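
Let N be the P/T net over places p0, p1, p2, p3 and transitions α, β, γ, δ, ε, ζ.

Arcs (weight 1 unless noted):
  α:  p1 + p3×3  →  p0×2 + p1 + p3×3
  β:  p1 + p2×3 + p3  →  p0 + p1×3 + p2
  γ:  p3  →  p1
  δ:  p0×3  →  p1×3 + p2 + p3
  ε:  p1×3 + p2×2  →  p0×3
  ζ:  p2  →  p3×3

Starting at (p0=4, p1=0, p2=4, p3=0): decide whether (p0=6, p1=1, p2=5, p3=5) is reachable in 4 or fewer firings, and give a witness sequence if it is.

depth 0: 1 marking
depth 1: 3 markings reached so far
depth 2: 9 markings reached so far
depth 3: 21 markings reached so far
depth 4: 46 markings reached so far
target is not among the 46 markings reachable within 4 steps

NO — not reachable within 4 firings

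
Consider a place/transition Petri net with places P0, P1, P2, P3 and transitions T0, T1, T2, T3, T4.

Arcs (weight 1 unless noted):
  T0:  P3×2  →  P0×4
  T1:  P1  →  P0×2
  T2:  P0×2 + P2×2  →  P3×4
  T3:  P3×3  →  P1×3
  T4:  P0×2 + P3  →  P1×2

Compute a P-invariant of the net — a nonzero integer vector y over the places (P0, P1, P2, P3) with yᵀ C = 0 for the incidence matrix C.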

———

Repeat all the records. Match each line exactly.

Exercise result:
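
Let N be the P/T net over places p0, p1, p2, p3 and transitions α, β, γ, δ, ε, ζ.

Arcs (weight 1 unless noted):
  α:  p1 + p3×3  →  p0×2 + p1 + p3×3
  β:  p1 + p2×3 + p3  →  p0 + p1×3 + p2
  γ:  p3  →  p1
  δ:  p0×3  →  p1×3 + p2 + p3
  ε:  p1×3 + p2×2  →  p0×3
  ζ:  p2  →  p3×3

Starting at (p0=4, p1=0, p2=4, p3=0): decide whether (p0=6, p1=1, p2=5, p3=5) is reachable in 4 or fewer firings, and give a witness sequence if it is.

depth 0: 1 marking
depth 1: 3 markings reached so far
depth 2: 9 markings reached so far
depth 3: 21 markings reached so far
depth 4: 46 markings reached so far
target is not among the 46 markings reachable within 4 steps

NO — not reachable within 4 firings

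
Consider a place/transition Petri net with places P0, P1, P2, P3 and transitions T0, T1, T2, T3, T4.

Arcs (weight 1 unless noted):
  T0:  P3×2  →  P0×4
  T1:  P1  →  P0×2
  T2:  P0×2 + P2×2  →  P3×4
  T3:  P3×3  →  P1×3
  T4:  P0×2 + P3  →  P1×2

Compute a P-invariant of the net — a nonzero integer vector y over the places (P0, P1, P2, P3) with yᵀ C = 0 for the incidence matrix C.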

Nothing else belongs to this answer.